Stored data entries:
━━━━━━━━

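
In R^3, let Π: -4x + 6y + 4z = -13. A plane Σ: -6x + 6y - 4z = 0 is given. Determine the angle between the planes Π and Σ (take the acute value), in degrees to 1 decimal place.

55.3

cos θ = |n₁·n₂| / (|n₁||n₂|) = |44| / (√68 · √88).
θ = arccos(0.56880) ≈ 55.3°.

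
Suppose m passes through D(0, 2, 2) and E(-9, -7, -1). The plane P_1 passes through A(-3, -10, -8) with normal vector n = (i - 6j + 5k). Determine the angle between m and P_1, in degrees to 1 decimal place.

16.9

A direction vector for m is E − D = (-9, -9, -3).
P_1: n·r = n·A gives x - 6y + 5z = 17.
sin θ = |n·v| / (|n||v|) = |30| / (√62 · √171) = 0.29136.
θ ≈ 16.9°.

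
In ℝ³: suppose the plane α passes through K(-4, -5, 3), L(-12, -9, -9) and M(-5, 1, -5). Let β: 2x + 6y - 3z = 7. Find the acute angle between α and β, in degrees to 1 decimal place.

86.7

KL = (-8, -4, -12), KM = (-1, 6, -8); a normal to α is KL × KM = (104, -52, -52).
Using K: α has equation 104x - 52y - 52z = -312.
cos θ = |n₁·n₂| / (|n₁||n₂|) = |52| / (√16224 · √49).
θ = arccos(0.05832) ≈ 86.7°.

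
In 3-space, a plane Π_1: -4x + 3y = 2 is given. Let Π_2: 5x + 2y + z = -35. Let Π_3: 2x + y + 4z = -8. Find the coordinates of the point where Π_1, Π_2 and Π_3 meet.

Solving the 3×3 linear system -4x + 3y = 2, 5x + 2y + z = -35, 2x + y + 4z = -8 (e.g. by elimination or Cramer's rule, determinant = -82) gives (-5, -6, 2).

(-5, -6, 2)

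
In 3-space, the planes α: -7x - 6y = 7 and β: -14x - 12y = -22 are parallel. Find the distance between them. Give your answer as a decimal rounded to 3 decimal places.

1.952

Rescale β by 1/2: -7x - 6y = -11. Then distance = |7 − (-11)| / √85 ≈ 1.952.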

━━━━━━━━

BRIEF: Each record above needs to be given again exactly as written.

ANSWER TO THE EXERCISE:
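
In R^3, let Π: -4x + 6y + 4z = -13. A plane Σ: -6x + 6y - 4z = 0 is given. Determine the angle between the planes Π and Σ (take the acute value), in degrees to 1 decimal place.

55.3

cos θ = |n₁·n₂| / (|n₁||n₂|) = |44| / (√68 · √88).
θ = arccos(0.56880) ≈ 55.3°.

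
Suppose m passes through D(0, 2, 2) and E(-9, -7, -1). The plane P_1 passes through A(-3, -10, -8) with normal vector n = (i - 6j + 5k). Determine the angle between m and P_1, in degrees to 1 decimal place.

16.9

A direction vector for m is E − D = (-9, -9, -3).
P_1: n·r = n·A gives x - 6y + 5z = 17.
sin θ = |n·v| / (|n||v|) = |30| / (√62 · √171) = 0.29136.
θ ≈ 16.9°.

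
In ℝ³: suppose the plane α passes through K(-4, -5, 3), L(-12, -9, -9) and M(-5, 1, -5). Let β: 2x + 6y - 3z = 7. Find the acute angle between α and β, in degrees to 1 decimal place.

86.7

KL = (-8, -4, -12), KM = (-1, 6, -8); a normal to α is KL × KM = (104, -52, -52).
Using K: α has equation 104x - 52y - 52z = -312.
cos θ = |n₁·n₂| / (|n₁||n₂|) = |52| / (√16224 · √49).
θ = arccos(0.05832) ≈ 86.7°.

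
In 3-space, a plane Π_1: -4x + 3y = 2 is given. Let Π_2: 5x + 2y + z = -35. Let Π_3: 2x + y + 4z = -8. Find the coordinates of the point where Π_1, Π_2 and Π_3 meet.

Solving the 3×3 linear system -4x + 3y = 2, 5x + 2y + z = -35, 2x + y + 4z = -8 (e.g. by elimination or Cramer's rule, determinant = -82) gives (-5, -6, 2).

(-5, -6, 2)

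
In 3-space, the planes α: -7x - 6y = 7 and β: -14x - 12y = -22 are parallel. Find the distance between them. Give your answer as a decimal rounded to 3 decimal places.

1.952

Rescale β by 1/2: -7x - 6y = -11. Then distance = |7 − (-11)| / √85 ≈ 1.952.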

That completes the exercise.